[Stored entries]
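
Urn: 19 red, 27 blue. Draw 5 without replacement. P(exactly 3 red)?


Hypergeometric: C(19,3)×C(27,2)/C(46,5)
= 969×351/1370754 = 37791/152306

P(X=3) = 37791/152306 ≈ 24.81%


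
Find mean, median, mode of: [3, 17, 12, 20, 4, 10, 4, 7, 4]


Sorted: [3, 4, 4, 4, 7, 10, 12, 17, 20]
Mean = 81/9 = 9
Median = 7
Freq: {3: 1, 17: 1, 12: 1, 20: 1, 4: 3, 10: 1, 7: 1}
Mode: [4]

Mean=9, Median=7, Mode=4


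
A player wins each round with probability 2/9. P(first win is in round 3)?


Geometric: P(X=3) = (1-p)^(k-1)×p = (7/9)^2×2/9 = 98/729

P(X=3) = 98/729 ≈ 13.44%


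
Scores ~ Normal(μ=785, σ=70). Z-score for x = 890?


z = (x - μ)/σ = (890 - 785)/70 = 1.5

z = 1.5


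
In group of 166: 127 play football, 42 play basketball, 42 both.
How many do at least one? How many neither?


|A∪B| = 127+42-42 = 127
Neither = 166-127 = 39

At least one: 127; Neither: 39


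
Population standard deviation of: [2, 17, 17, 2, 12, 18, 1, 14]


Mean = 83/8
  (2-83/8)²=4489/64
  (17-83/8)²=2809/64
  (17-83/8)²=2809/64
  (2-83/8)²=4489/64
  (12-83/8)²=169/64
  (18-83/8)²=3721/64
  (1-83/8)²=5625/64
  (14-83/8)²=841/64
Σ(x-μ)² = 3119/8
σ² = (3119/8)/8 = 3119/64

σ = √(3119/64) ≈ 6.9810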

> [ASSIGNMENT] Output all of the records exactly, with nothing omitted.

> [RESPONSE TO THIS EXERCISE]
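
Urn: 19 red, 27 blue. Draw 5 without replacement. P(exactly 3 red)?


Hypergeometric: C(19,3)×C(27,2)/C(46,5)
= 969×351/1370754 = 37791/152306

P(X=3) = 37791/152306 ≈ 24.81%


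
Find mean, median, mode of: [3, 17, 12, 20, 4, 10, 4, 7, 4]


Sorted: [3, 4, 4, 4, 7, 10, 12, 17, 20]
Mean = 81/9 = 9
Median = 7
Freq: {3: 1, 17: 1, 12: 1, 20: 1, 4: 3, 10: 1, 7: 1}
Mode: [4]

Mean=9, Median=7, Mode=4


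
A player wins each round with probability 2/9. P(first win is in round 3)?


Geometric: P(X=3) = (1-p)^(k-1)×p = (7/9)^2×2/9 = 98/729

P(X=3) = 98/729 ≈ 13.44%


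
Scores ~ Normal(μ=785, σ=70). Z-score for x = 890?


z = (x - μ)/σ = (890 - 785)/70 = 1.5

z = 1.5


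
In group of 166: 127 play football, 42 play basketball, 42 both.
How many do at least one? How many neither?


|A∪B| = 127+42-42 = 127
Neither = 166-127 = 39

At least one: 127; Neither: 39


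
Population standard deviation of: [2, 17, 17, 2, 12, 18, 1, 14]


Mean = 83/8
  (2-83/8)²=4489/64
  (17-83/8)²=2809/64
  (17-83/8)²=2809/64
  (2-83/8)²=4489/64
  (12-83/8)²=169/64
  (18-83/8)²=3721/64
  (1-83/8)²=5625/64
  (14-83/8)²=841/64
Σ(x-μ)² = 3119/8
σ² = (3119/8)/8 = 3119/64

σ = √(3119/64) ≈ 6.9810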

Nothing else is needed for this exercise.